-------- Material for this task --------

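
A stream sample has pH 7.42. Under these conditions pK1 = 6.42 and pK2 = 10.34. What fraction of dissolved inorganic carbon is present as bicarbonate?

α₁ = 1 / (1 + [H⁺]/K1 + K2/[H⁺]) = 1 / (1 + 10^-1.00 + 10^-2.92)
   = 1 / (1 + 0.10000 + 0.0012023) = 1/1.1012 = 0.9081

α₁ = 0.908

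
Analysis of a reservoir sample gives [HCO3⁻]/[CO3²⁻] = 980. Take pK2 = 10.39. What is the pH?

From K2 = [H⁺][CO3²⁻]/[HCO3⁻]:  pH = pK2 − log₁₀([HCO3⁻]/[CO3²⁻])
log₁₀(980) = +2.991
pH = 10.39 − (+2.991) = 7.40

pH = 7.40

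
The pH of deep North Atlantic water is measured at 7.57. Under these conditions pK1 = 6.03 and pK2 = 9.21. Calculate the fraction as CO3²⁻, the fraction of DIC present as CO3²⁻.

α₂ = 0.0218

α₂ = 1 / (1 + [H⁺]/K2 + [H⁺]²/(K1K2)) = 1 / (1 + 10^+1.64 + 10^+0.10)
   = 1 / (1 + 43.652 + 1.2589) = 1/45.911 = 0.02178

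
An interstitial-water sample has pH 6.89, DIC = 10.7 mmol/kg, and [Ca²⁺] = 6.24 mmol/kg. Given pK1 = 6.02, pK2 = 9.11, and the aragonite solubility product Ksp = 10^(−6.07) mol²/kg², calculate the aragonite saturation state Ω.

α₂ = 1 / (1 + [H⁺]/K2 + [H⁺]²/(K1K2)) = 1 / (1 + 10^+2.22 + 10^+1.35)
   = 1 / (1 + 165.96 + 22.387) = 1/189.35 = 0.005281
[CO3²⁻] = α₂ × DIC = 0.005281 × 10.7 = 0.05651 mmol/kg
Ksp = 10^(−6.07) = 8.511×10^-7
Ω = [Ca²⁺][CO3²⁻]/Ksp = (6.24×10^-3)(5.651×10^-5) / 8.511×10^-7 = 0.414

Ω = 0.414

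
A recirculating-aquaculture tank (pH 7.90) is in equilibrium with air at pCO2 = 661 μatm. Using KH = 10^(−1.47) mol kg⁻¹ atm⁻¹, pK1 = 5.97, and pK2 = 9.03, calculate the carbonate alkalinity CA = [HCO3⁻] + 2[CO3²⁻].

[CO2*] = KH · pCO2 = 10^(−1.47) × 661×10^-6 = 2.240×10^-5 mol/kg
α₀ = 1/(1 + K1/[H⁺] + K1K2/[H⁺]²) = 1/(1 + 10^+1.93 + 10^+0.80) = 0.01082
DIC = [CO2*]/α₀ = 2.240×10^-5 / 0.01082 = 2.070 mmol/kg
CA = (α₁ + 2α₂)·DIC = (0.9209 + 2×0.06827) × 2.070 = 2.19 mmol/kg

CA = 2.19 mmol/kg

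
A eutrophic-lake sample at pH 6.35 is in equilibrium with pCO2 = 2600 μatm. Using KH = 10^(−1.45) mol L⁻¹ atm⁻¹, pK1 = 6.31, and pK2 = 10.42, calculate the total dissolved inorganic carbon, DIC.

DIC = 0.193 mmol/L

[CO2*] = KH · pCO2 = 10^(−1.45) × 2600×10^-6 = 9.225×10^-5 mol/L
α₀ = 1/(1 + K1/[H⁺] + K1K2/[H⁺]²) = 1/(1 + 10^+0.04 + 10^-4.03) = 0.4770
DIC = [CO2*]/α₀ = 9.225×10^-5 / 0.4770 = 0.193 mmol/L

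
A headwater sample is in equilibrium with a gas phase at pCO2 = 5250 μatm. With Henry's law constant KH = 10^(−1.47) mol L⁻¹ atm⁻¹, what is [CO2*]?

KH = 10^(−1.47) = 3.388×10^-2 mol L⁻¹ atm⁻¹
[CO2*] = KH · pCO2 = 3.388×10^-2 × 5250×10^-6 atm = 1.78×10^-4 mol/L

[CO2*] = 178 μmol/L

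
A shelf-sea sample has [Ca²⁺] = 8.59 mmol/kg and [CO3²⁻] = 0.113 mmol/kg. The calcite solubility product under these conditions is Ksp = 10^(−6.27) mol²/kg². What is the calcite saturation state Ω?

Ksp = 10^(−6.27) = 5.370×10^-7
Ω = [Ca²⁺][CO3²⁻]/Ksp = (8.59×10^-3)(0.113×10^-3) / 5.370×10^-7 = 1.81

Ω = 1.81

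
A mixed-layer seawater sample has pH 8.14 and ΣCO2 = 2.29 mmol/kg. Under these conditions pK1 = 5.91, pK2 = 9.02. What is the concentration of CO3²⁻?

[CO3²⁻] = 0.265 mmol/kg

α₂ = 1 / (1 + [H⁺]/K2 + [H⁺]²/(K1K2)) = 1 / (1 + 10^+0.88 + 10^-1.35)
   = 1 / (1 + 7.5858 + 0.044668) = 1/8.6304 = 0.1159
[CO3²⁻] = α₂ × DIC = 0.1159 × 2.29 = 0.265 mmol/kg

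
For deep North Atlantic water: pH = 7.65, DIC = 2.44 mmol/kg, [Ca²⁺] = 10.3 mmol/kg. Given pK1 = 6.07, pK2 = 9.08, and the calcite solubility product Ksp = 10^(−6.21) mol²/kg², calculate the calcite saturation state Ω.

α₂ = 1 / (1 + [H⁺]/K2 + [H⁺]²/(K1K2)) = 1 / (1 + 10^+1.43 + 10^-0.15)
   = 1 / (1 + 26.915 + 0.70795) = 1/28.623 = 0.03494
[CO3²⁻] = α₂ × DIC = 0.03494 × 2.44 = 0.08525 mmol/kg
Ksp = 10^(−6.21) = 6.166×10^-7
Ω = [Ca²⁺][CO3²⁻]/Ksp = (10.3×10^-3)(8.525×10^-5) / 6.166×10^-7 = 1.42

Ω = 1.42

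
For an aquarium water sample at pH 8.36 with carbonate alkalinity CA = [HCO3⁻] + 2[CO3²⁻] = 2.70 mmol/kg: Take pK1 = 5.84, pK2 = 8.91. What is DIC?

DIC = 2.22 mmol/kg

CA = [HCO3⁻] + 2[CO3²⁻] = (α₁ + 2α₂)·DIC
At pH 8.36: [H⁺]/K1 = 10^-2.52 = 0.0030200, K2/[H⁺] = 10^-0.55 = 0.28184
α₁ = 1/(1 + 0.0030200 + 0.28184) = 1/1.2849 = 0.7783; α₂ = α₁·K2/[H⁺] = 0.2194
α₁ + 2α₂ = 1.2170
DIC = CA / (α₁ + 2α₂) = 2.70 / 1.2170 = 2.22 mmol/kg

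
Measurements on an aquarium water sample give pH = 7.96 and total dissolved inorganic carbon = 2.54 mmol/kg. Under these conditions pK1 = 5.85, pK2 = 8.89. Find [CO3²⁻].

α₂ = 1 / (1 + [H⁺]/K2 + [H⁺]²/(K1K2)) = 1 / (1 + 10^+0.93 + 10^-1.18)
   = 1 / (1 + 8.5114 + 0.066069) = 1/9.5774 = 0.1044
[CO3²⁻] = α₂ × DIC = 0.1044 × 2.54 = 0.265 mmol/kg

[CO3²⁻] = 0.265 mmol/kg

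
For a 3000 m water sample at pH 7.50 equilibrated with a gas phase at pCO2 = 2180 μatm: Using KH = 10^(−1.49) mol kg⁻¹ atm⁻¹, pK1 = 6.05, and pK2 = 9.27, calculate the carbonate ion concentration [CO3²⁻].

[CO3²⁻] = 0.0338 mmol/kg

[CO2*] = KH · pCO2 = 10^(−1.49) × 2180×10^-6 = 7.054×10^-5 mol/kg
α₀ = 1/(1 + K1/[H⁺] + K1K2/[H⁺]²) = 1/(1 + 10^+1.45 + 10^-0.32) = 0.03371
DIC = [CO2*]/α₀ = 7.054×10^-5 / 0.03371 = 2.092 mmol/kg
[CO3²⁻] = α₂·DIC; α₂ = 0.01614, so [CO3²⁻] = 0.01614 × 2.092 = 0.0338 mmol/kg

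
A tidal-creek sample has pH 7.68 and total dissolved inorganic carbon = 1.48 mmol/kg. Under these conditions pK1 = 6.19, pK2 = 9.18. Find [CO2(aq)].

α₀ = 1 / (1 + K1/[H⁺] + K1K2/[H⁺]²) = 1 / (1 + 10^+1.49 + 10^-0.01)
   = 1 / (1 + 30.903 + 0.97724) = 1/32.880 = 0.03041
[CO2*] = α₀ × DIC = 0.03041 × 1.48 = 0.0450 mmol/kg

[CO2*] = 0.0450 mmol/kg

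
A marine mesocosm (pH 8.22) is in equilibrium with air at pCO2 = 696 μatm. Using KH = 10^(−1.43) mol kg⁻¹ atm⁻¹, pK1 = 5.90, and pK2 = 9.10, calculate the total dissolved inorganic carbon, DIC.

DIC = 6.14 mmol/kg

[CO2*] = KH · pCO2 = 10^(−1.43) × 696×10^-6 = 2.586×10^-5 mol/kg
α₀ = 1/(1 + K1/[H⁺] + K1K2/[H⁺]²) = 1/(1 + 10^+2.32 + 10^+1.44) = 0.004211
DIC = [CO2*]/α₀ = 2.586×10^-5 / 0.004211 = 6.14 mmol/kg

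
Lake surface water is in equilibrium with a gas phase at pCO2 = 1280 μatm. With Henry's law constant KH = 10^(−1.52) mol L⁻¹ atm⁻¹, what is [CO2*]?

KH = 10^(−1.52) = 3.020×10^-2 mol L⁻¹ atm⁻¹
[CO2*] = KH · pCO2 = 3.020×10^-2 × 1280×10^-6 atm = 3.87×10^-5 mol/L

[CO2*] = 38.7 μmol/L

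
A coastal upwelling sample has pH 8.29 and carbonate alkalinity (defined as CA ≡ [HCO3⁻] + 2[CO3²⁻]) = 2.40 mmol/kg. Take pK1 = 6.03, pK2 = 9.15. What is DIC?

CA = [HCO3⁻] + 2[CO3²⁻] = (α₁ + 2α₂)·DIC
At pH 8.29: [H⁺]/K1 = 10^-2.26 = 0.0054954, K2/[H⁺] = 10^-0.86 = 0.13804
α₁ = 1/(1 + 0.0054954 + 0.13804) = 1/1.1435 = 0.8745; α₂ = α₁·K2/[H⁺] = 0.1207
α₁ + 2α₂ = 1.1159
DIC = CA / (α₁ + 2α₂) = 2.40 / 1.1159 = 2.15 mmol/kg

DIC = 2.15 mmol/kg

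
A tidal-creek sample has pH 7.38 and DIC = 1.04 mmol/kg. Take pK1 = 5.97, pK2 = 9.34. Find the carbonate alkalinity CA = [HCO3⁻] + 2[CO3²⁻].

CA = [HCO3⁻] + 2[CO3²⁻] = (α₁ + 2α₂)·DIC
At pH 7.38: [H⁺]/K1 = 10^-1.41 = 0.038905, K2/[H⁺] = 10^-1.96 = 0.010965
α₁ = 1/(1 + 0.038905 + 0.010965) = 1/1.0499 = 0.9525; α₂ = α₁·K2/[H⁺] = 0.01044
α₁ + 2α₂ = 0.9734
CA = 0.9734 × 1.04 = 1.01 mmol/kg

CA = 1.01 mmol/kg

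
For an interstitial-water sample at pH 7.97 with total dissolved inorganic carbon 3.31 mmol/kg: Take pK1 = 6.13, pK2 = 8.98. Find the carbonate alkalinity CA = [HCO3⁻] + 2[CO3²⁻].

CA = 3.56 mmol/kg

CA = [HCO3⁻] + 2[CO3²⁻] = (α₁ + 2α₂)·DIC
At pH 7.97: [H⁺]/K1 = 10^-1.84 = 0.014454, K2/[H⁺] = 10^-1.01 = 0.097724
α₁ = 1/(1 + 0.014454 + 0.097724) = 1/1.1122 = 0.8991; α₂ = α₁·K2/[H⁺] = 0.08787
α₁ + 2α₂ = 1.0749
CA = 1.0749 × 3.31 = 3.56 mmol/kg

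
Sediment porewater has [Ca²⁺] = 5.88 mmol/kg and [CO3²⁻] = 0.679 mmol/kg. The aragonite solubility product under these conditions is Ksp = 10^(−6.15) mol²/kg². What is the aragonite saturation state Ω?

Ksp = 10^(−6.15) = 7.079×10^-7
Ω = [Ca²⁺][CO3²⁻]/Ksp = (5.88×10^-3)(0.679×10^-3) / 7.079×10^-7 = 5.64

Ω = 5.64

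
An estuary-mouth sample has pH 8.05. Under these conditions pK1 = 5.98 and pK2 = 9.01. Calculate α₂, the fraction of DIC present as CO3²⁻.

α₂ = 1 / (1 + [H⁺]/K2 + [H⁺]²/(K1K2)) = 1 / (1 + 10^+0.96 + 10^-1.11)
   = 1 / (1 + 9.1201 + 0.077625) = 1/10.198 = 0.09806

α₂ = 0.0981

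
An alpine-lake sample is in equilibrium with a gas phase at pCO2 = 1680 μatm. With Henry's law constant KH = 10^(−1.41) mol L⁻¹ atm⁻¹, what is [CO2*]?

[CO2*] = 65.4 μmol/L

KH = 10^(−1.41) = 3.890×10^-2 mol L⁻¹ atm⁻¹
[CO2*] = KH · pCO2 = 3.890×10^-2 × 1680×10^-6 atm = 6.54×10^-5 mol/L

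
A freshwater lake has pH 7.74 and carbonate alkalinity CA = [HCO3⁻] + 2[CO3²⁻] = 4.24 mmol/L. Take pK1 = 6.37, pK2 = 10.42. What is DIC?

DIC = 4.41 mmol/L

CA = [HCO3⁻] + 2[CO3²⁻] = (α₁ + 2α₂)·DIC
At pH 7.74: [H⁺]/K1 = 10^-1.37 = 0.042658, K2/[H⁺] = 10^-2.68 = 0.0020893
α₁ = 1/(1 + 0.042658 + 0.0020893) = 1/1.0447 = 0.9572; α₂ = α₁·K2/[H⁺] = 0.002000
α₁ + 2α₂ = 0.9612
DIC = CA / (α₁ + 2α₂) = 4.24 / 0.9612 = 4.41 mmol/L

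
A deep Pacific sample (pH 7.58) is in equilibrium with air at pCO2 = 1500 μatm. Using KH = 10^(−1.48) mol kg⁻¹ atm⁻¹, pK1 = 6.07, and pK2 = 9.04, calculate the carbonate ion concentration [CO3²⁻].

[CO3²⁻] = 0.0557 mmol/kg

[CO2*] = KH · pCO2 = 10^(−1.48) × 1500×10^-6 = 4.967×10^-5 mol/kg
α₀ = 1/(1 + K1/[H⁺] + K1K2/[H⁺]²) = 1/(1 + 10^+1.51 + 10^+0.05) = 0.02900
DIC = [CO2*]/α₀ = 4.967×10^-5 / 0.02900 = 1.713 mmol/kg
[CO3²⁻] = α₂·DIC; α₂ = 0.03254, so [CO3²⁻] = 0.03254 × 1.713 = 0.0557 mmol/kg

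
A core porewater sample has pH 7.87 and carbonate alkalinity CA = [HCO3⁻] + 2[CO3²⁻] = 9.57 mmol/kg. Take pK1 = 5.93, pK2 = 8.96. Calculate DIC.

DIC = 9.00 mmol/kg

CA = [HCO3⁻] + 2[CO3²⁻] = (α₁ + 2α₂)·DIC
At pH 7.87: [H⁺]/K1 = 10^-1.94 = 0.011482, K2/[H⁺] = 10^-1.09 = 0.081283
α₁ = 1/(1 + 0.011482 + 0.081283) = 1/1.0928 = 0.9151; α₂ = α₁·K2/[H⁺] = 0.07438
α₁ + 2α₂ = 1.0639
DIC = CA / (α₁ + 2α₂) = 9.57 / 1.0639 = 9.00 mmol/kg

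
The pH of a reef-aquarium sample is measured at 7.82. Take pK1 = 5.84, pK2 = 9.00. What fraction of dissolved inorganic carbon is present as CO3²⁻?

α₂ = 0.0614

α₂ = 1 / (1 + [H⁺]/K2 + [H⁺]²/(K1K2)) = 1 / (1 + 10^+1.18 + 10^-0.80)
   = 1 / (1 + 15.136 + 0.15849) = 1/16.294 = 0.06137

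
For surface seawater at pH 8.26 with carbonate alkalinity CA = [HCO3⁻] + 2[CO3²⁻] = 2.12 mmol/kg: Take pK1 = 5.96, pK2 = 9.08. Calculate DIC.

DIC = 1.88 mmol/kg

CA = [HCO3⁻] + 2[CO3²⁻] = (α₁ + 2α₂)·DIC
At pH 8.26: [H⁺]/K1 = 10^-2.30 = 0.0050119, K2/[H⁺] = 10^-0.82 = 0.15136
α₁ = 1/(1 + 0.0050119 + 0.15136) = 1/1.1564 = 0.8648; α₂ = α₁·K2/[H⁺] = 0.1309
α₁ + 2α₂ = 1.1266
DIC = CA / (α₁ + 2α₂) = 2.12 / 1.1266 = 1.88 mmol/kg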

--------

-- Task statement --
Word for word, restate only the lines from the one containing "A freshwater lake" through the last line of the entries, with both ends kept.

-- Task output --
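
A freshwater lake has pH 7.74 and carbonate alkalinity CA = [HCO3⁻] + 2[CO3²⁻] = 4.24 mmol/L. Take pK1 = 6.37, pK2 = 10.42. What is DIC?

DIC = 4.41 mmol/L

CA = [HCO3⁻] + 2[CO3²⁻] = (α₁ + 2α₂)·DIC
At pH 7.74: [H⁺]/K1 = 10^-1.37 = 0.042658, K2/[H⁺] = 10^-2.68 = 0.0020893
α₁ = 1/(1 + 0.042658 + 0.0020893) = 1/1.0447 = 0.9572; α₂ = α₁·K2/[H⁺] = 0.002000
α₁ + 2α₂ = 0.9612
DIC = CA / (α₁ + 2α₂) = 4.24 / 0.9612 = 4.41 mmol/L

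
A deep Pacific sample (pH 7.58) is in equilibrium with air at pCO2 = 1500 μatm. Using KH = 10^(−1.48) mol kg⁻¹ atm⁻¹, pK1 = 6.07, and pK2 = 9.04, calculate the carbonate ion concentration [CO3²⁻].

[CO3²⁻] = 0.0557 mmol/kg

[CO2*] = KH · pCO2 = 10^(−1.48) × 1500×10^-6 = 4.967×10^-5 mol/kg
α₀ = 1/(1 + K1/[H⁺] + K1K2/[H⁺]²) = 1/(1 + 10^+1.51 + 10^+0.05) = 0.02900
DIC = [CO2*]/α₀ = 4.967×10^-5 / 0.02900 = 1.713 mmol/kg
[CO3²⁻] = α₂·DIC; α₂ = 0.03254, so [CO3²⁻] = 0.03254 × 1.713 = 0.0557 mmol/kg

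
A core porewater sample has pH 7.87 and carbonate alkalinity CA = [HCO3⁻] + 2[CO3²⁻] = 9.57 mmol/kg. Take pK1 = 5.93, pK2 = 8.96. Calculate DIC.

DIC = 9.00 mmol/kg

CA = [HCO3⁻] + 2[CO3²⁻] = (α₁ + 2α₂)·DIC
At pH 7.87: [H⁺]/K1 = 10^-1.94 = 0.011482, K2/[H⁺] = 10^-1.09 = 0.081283
α₁ = 1/(1 + 0.011482 + 0.081283) = 1/1.0928 = 0.9151; α₂ = α₁·K2/[H⁺] = 0.07438
α₁ + 2α₂ = 1.0639
DIC = CA / (α₁ + 2α₂) = 9.57 / 1.0639 = 9.00 mmol/kg

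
The pH of a reef-aquarium sample is measured at 7.82. Take pK1 = 5.84, pK2 = 9.00. What fraction of dissolved inorganic carbon is present as CO3²⁻?

α₂ = 0.0614

α₂ = 1 / (1 + [H⁺]/K2 + [H⁺]²/(K1K2)) = 1 / (1 + 10^+1.18 + 10^-0.80)
   = 1 / (1 + 15.136 + 0.15849) = 1/16.294 = 0.06137

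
For surface seawater at pH 8.26 with carbonate alkalinity CA = [HCO3⁻] + 2[CO3²⁻] = 2.12 mmol/kg: Take pK1 = 5.96, pK2 = 9.08. Calculate DIC.

DIC = 1.88 mmol/kg

CA = [HCO3⁻] + 2[CO3²⁻] = (α₁ + 2α₂)·DIC
At pH 8.26: [H⁺]/K1 = 10^-2.30 = 0.0050119, K2/[H⁺] = 10^-0.82 = 0.15136
α₁ = 1/(1 + 0.0050119 + 0.15136) = 1/1.1564 = 0.8648; α₂ = α₁·K2/[H⁺] = 0.1309
α₁ + 2α₂ = 1.1266
DIC = CA / (α₁ + 2α₂) = 2.12 / 1.1266 = 1.88 mmol/kg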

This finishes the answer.